▼
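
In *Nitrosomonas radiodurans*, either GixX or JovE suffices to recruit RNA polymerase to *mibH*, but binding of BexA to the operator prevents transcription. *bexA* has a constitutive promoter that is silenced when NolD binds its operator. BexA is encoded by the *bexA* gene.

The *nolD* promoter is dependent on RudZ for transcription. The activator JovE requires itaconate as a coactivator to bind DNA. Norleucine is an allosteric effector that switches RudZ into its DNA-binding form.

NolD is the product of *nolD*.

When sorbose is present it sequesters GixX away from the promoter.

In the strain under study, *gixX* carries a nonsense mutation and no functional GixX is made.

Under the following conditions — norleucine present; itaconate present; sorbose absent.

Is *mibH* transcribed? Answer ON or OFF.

GixX is non-functional in this strain, so it has no effect.
Itaconate is present, so JovE is active.
Norleucine is present, so RudZ is active.
No repressor is bound and RudZ is active, so *nolD* is transcribed.
So NolD is produced and active.
With repressor NolD bound, *bexA* is not transcribed.
So BexA is not produced.
Activator JovE is present, so *mibH* is transcribed.

ON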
▲
- **Activity**: Everything above from the line containing "The *nolD* promoter" down to the line containing "When sorbose is" should be copied exactly, both end lines included, and nothing else.

- **Solution to the problem**:
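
The *nolD* promoter is dependent on RudZ for transcription. The activator JovE requires itaconate as a coactivator to bind DNA. Norleucine is an allosteric effector that switches RudZ into its DNA-binding form.

NolD is the product of *nolD*.

When sorbose is present it sequesters GixX away from the promoter.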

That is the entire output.